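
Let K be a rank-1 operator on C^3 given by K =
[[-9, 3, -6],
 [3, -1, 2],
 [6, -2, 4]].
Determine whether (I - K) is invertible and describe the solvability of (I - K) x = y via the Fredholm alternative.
(I - K) is invertible (det(I - K) = 7 ≠ 0), so for every y in C^3 the equation (I - K) x = y has a unique solution.

K has rank 1, so it is an outer product K = u v^T: every row of K is a multiple of one row vector. Reading off the entries, u = (3, -1, -2) and v = (-3, 1, -2) (row i of K equals u_i·v^T). A rank-one matrix u v^T satisfies K u = u (v·u) and kills the (2)-dimensional subspace v^⊥, so its characteristic polynomial is lambda^2 (lambda - v·u) with v·u = tr K = -6. Hence the eigenvalues of I - K are 1 (multiplicity 2) and 1 - (-6) = 7, so det(I - K) = 7. (Direct check: I - K =
[[10, -3, 6],
 [-3, 2, -2],
 [-6, 2, -3]]
has determinant 7.) The finite-dimensional Fredholm alternative says: either (I - K) is invertible, or ker(I - K) ≠ {0} and then range(I - K) = ker((I - K)^*)^⊥, with dim ker(I - K) = dim ker((I - K)^*). Since det(I - K) ≠ 0, 1 is not an eigenvalue of K and ker(I - K) = {0}, so we are in the first case: for every y there is a unique x = (I - K)^(-1) y. Explicitly, by the Sherman–Morrison formula, (I - u v^T)^(-1) = I + u v^T/(1 - v·u), i.e. (I - K)^(-1) = I + K/(7).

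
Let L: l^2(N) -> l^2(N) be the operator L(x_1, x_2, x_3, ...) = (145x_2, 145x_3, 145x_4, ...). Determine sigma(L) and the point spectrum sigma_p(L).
sigma(L) = closed disk {z in C : |z| ≤ 145}; sigma_p(L) = open disk {z in C : |z| < 145}

Note L = 145·V where V is the unit left shift (V x)_k = x_{k+1}; so sigma(L) = 145·sigma(V) and ||L|| = 145||V||. ||L x||^2 = 21025sum_{k≥2} |x_k|^2 ≤ 21025||x||^2, with equality on {x : x_1 = 0}, so ||L|| = 145. For any lambda with |lambda| < 145, set r = lambda/145 (|r| < 1); the vector x = (1, r, r^2, ...) is in l^2 and satisfies L x = 145(r, r^2, ...) = lambda x, so lambda is an eigenvalue. On the boundary |lambda| = 145 the geometric series diverges, so no l^2 eigenvector exists, but these lambda lie in the approximate point spectrum. Hence sigma(L) is the closed disk of radius 145 and sigma_p(L) is the open disk.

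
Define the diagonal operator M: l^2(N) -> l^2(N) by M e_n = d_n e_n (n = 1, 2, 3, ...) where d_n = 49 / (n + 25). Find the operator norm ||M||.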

● ● ● ● ●

(Problem): Retype all of the data word for word.

(Response box):
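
Let K be a rank-1 operator on C^3 given by K =
[[-9, 3, -6],
 [3, -1, 2],
 [6, -2, 4]].
Determine whether (I - K) is invertible and describe the solvability of (I - K) x = y via the Fredholm alternative.
(I - K) is invertible (det(I - K) = 7 ≠ 0), so for every y in C^3 the equation (I - K) x = y has a unique solution.

K has rank 1, so it is an outer product K = u v^T: every row of K is a multiple of one row vector. Reading off the entries, u = (3, -1, -2) and v = (-3, 1, -2) (row i of K equals u_i·v^T). A rank-one matrix u v^T satisfies K u = u (v·u) and kills the (2)-dimensional subspace v^⊥, so its characteristic polynomial is lambda^2 (lambda - v·u) with v·u = tr K = -6. Hence the eigenvalues of I - K are 1 (multiplicity 2) and 1 - (-6) = 7, so det(I - K) = 7. (Direct check: I - K =
[[10, -3, 6],
 [-3, 2, -2],
 [-6, 2, -3]]
has determinant 7.) The finite-dimensional Fredholm alternative says: either (I - K) is invertible, or ker(I - K) ≠ {0} and then range(I - K) = ker((I - K)^*)^⊥, with dim ker(I - K) = dim ker((I - K)^*). Since det(I - K) ≠ 0, 1 is not an eigenvalue of K and ker(I - K) = {0}, so we are in the first case: for every y there is a unique x = (I - K)^(-1) y. Explicitly, by the Sherman–Morrison formula, (I - u v^T)^(-1) = I + u v^T/(1 - v·u), i.e. (I - K)^(-1) = I + K/(7).

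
Let L: l^2(N) -> l^2(N) be the operator L(x_1, x_2, x_3, ...) = (145x_2, 145x_3, 145x_4, ...). Determine sigma(L) and the point spectrum sigma_p(L).
sigma(L) = closed disk {z in C : |z| ≤ 145}; sigma_p(L) = open disk {z in C : |z| < 145}

Note L = 145·V where V is the unit left shift (V x)_k = x_{k+1}; so sigma(L) = 145·sigma(V) and ||L|| = 145||V||. ||L x||^2 = 21025sum_{k≥2} |x_k|^2 ≤ 21025||x||^2, with equality on {x : x_1 = 0}, so ||L|| = 145. For any lambda with |lambda| < 145, set r = lambda/145 (|r| < 1); the vector x = (1, r, r^2, ...) is in l^2 and satisfies L x = 145(r, r^2, ...) = lambda x, so lambda is an eigenvalue. On the boundary |lambda| = 145 the geometric series diverges, so no l^2 eigenvector exists, but these lambda lie in the approximate point spectrum. Hence sigma(L) is the closed disk of radius 145 and sigma_p(L) is the open disk.

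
Define the diagonal operator M: l^2(N) -> l^2(N) by M e_n = d_n e_n (n = 1, 2, 3, ...) where d_n = 49 / (n + 25). Find the operator norm ||M||.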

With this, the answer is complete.